> [WHAT IS NEEDED]:
Each line below from the one containing "Answer: $-299315$" through the one containing "Answer: -79771/2315 ≈ -34.458" is to be given again exactly, and no line outside that span.

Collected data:
----------------
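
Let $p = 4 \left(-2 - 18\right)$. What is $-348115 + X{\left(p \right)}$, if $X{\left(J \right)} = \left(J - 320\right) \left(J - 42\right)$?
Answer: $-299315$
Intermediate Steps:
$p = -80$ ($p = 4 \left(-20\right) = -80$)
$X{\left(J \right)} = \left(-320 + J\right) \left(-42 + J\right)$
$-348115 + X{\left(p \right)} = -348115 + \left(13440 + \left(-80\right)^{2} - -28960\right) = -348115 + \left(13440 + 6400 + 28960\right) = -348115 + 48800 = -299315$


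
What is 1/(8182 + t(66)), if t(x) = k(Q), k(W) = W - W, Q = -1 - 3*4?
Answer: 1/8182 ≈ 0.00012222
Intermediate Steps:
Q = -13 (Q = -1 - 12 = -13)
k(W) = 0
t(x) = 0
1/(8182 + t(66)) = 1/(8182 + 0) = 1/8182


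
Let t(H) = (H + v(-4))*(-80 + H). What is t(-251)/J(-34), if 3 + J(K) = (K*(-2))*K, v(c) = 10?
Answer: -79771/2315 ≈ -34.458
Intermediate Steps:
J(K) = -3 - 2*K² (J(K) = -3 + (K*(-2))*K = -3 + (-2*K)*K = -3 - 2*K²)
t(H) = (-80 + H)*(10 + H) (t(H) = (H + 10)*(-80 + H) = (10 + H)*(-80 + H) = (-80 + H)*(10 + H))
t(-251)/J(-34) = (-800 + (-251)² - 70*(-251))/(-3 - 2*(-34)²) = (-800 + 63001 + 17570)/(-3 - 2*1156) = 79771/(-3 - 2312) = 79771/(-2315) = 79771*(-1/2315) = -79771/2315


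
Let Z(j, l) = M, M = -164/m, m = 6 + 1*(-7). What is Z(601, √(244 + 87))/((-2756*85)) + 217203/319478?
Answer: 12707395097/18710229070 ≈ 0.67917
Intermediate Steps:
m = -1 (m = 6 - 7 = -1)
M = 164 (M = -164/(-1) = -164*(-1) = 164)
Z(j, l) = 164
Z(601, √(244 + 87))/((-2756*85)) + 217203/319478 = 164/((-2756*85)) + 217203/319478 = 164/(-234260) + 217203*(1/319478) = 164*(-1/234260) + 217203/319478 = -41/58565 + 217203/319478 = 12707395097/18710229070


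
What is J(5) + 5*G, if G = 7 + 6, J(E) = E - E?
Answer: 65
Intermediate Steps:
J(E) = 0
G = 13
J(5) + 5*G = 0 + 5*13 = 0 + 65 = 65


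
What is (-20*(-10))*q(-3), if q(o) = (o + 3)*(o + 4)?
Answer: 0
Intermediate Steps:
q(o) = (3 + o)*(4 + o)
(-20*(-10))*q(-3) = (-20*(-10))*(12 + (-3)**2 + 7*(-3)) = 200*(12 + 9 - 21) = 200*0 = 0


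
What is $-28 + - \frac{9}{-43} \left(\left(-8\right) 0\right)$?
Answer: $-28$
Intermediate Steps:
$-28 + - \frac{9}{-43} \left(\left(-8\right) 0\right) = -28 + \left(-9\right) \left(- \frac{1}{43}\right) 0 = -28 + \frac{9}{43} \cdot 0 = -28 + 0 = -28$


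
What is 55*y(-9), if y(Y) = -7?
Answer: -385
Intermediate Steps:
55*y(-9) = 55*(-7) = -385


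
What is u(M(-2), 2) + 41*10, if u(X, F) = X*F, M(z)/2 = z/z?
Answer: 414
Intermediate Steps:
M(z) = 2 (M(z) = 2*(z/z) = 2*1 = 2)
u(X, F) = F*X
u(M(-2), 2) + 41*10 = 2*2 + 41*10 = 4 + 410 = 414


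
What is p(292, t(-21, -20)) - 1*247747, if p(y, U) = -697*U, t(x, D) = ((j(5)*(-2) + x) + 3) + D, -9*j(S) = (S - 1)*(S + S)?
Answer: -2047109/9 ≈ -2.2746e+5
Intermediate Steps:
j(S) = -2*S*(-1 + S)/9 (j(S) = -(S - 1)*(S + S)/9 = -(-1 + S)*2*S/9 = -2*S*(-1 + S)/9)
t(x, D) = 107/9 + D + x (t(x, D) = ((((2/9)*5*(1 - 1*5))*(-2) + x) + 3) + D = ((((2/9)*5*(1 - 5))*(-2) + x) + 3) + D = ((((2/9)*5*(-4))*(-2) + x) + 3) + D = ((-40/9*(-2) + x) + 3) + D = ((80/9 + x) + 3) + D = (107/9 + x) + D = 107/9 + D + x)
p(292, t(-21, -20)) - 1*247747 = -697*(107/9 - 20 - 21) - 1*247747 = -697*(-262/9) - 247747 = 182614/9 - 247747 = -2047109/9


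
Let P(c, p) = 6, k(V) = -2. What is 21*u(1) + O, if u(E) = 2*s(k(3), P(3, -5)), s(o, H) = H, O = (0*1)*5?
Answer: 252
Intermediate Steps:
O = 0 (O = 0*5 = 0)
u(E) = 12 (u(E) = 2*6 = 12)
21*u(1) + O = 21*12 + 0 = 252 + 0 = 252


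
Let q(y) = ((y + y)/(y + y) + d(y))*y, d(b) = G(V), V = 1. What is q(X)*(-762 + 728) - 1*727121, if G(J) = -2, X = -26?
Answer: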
----------------
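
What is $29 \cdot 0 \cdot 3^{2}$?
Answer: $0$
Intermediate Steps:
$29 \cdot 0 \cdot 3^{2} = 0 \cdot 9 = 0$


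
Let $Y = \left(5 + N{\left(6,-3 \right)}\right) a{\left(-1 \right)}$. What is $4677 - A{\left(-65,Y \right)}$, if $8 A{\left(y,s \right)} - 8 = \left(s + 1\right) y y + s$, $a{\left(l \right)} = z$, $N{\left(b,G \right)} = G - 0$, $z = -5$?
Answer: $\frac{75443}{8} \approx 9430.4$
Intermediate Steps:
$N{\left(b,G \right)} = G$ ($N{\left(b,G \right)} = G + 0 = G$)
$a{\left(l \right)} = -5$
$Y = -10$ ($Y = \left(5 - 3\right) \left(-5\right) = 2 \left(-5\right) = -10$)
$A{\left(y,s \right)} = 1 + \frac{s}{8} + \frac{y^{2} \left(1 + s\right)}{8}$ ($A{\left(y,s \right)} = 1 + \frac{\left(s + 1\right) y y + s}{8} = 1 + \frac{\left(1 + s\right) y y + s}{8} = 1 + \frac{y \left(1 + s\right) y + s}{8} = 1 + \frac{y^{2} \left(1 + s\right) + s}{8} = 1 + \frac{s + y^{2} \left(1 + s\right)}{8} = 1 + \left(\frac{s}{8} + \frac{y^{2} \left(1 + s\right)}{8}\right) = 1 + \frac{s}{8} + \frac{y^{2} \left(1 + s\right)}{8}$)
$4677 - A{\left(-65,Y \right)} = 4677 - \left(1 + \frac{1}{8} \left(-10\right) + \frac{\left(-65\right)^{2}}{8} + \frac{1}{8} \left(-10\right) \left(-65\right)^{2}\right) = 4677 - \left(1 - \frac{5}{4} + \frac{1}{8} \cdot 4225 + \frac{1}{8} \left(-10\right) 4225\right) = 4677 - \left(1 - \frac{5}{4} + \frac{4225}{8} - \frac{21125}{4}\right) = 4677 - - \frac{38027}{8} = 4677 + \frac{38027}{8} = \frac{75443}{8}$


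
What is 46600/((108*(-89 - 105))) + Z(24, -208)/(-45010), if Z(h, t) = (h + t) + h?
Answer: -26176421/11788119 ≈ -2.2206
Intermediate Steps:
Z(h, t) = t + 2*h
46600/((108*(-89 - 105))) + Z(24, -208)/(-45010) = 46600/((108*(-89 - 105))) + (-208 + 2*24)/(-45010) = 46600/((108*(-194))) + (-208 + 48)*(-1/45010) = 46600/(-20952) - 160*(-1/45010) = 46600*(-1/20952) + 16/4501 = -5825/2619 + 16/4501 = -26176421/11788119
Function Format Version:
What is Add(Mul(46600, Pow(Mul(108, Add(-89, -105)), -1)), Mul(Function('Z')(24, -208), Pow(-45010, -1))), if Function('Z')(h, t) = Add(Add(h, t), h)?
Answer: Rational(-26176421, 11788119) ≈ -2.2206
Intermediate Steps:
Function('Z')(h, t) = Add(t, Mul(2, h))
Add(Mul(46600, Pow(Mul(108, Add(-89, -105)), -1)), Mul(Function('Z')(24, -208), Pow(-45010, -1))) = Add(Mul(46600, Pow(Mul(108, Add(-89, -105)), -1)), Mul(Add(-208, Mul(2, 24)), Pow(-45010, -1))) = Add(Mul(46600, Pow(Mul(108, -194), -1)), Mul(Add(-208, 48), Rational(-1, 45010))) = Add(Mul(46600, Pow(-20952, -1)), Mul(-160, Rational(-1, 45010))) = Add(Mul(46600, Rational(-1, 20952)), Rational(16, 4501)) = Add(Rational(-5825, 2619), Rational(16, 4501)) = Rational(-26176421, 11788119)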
----------------
> [SOLUTION FOR THIS EXERCISE]:
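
Answer: $-299315$
Intermediate Steps:
$p = -80$ ($p = 4 \left(-20\right) = -80$)
$X{\left(J \right)} = \left(-320 + J\right) \left(-42 + J\right)$
$-348115 + X{\left(p \right)} = -348115 + \left(13440 + \left(-80\right)^{2} - -28960\right) = -348115 + \left(13440 + 6400 + 28960\right) = -348115 + 48800 = -299315$


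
What is 1/(8182 + t(66)), if t(x) = k(Q), k(W) = W - W, Q = -1 - 3*4?
Answer: 1/8182 ≈ 0.00012222
Intermediate Steps:
Q = -13 (Q = -1 - 12 = -13)
k(W) = 0
t(x) = 0
1/(8182 + t(66)) = 1/(8182 + 0) = 1/8182


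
Let t(H) = (H + v(-4))*(-80 + H). What is t(-251)/J(-34), if 3 + J(K) = (K*(-2))*K, v(c) = 10?
Answer: -79771/2315 ≈ -34.458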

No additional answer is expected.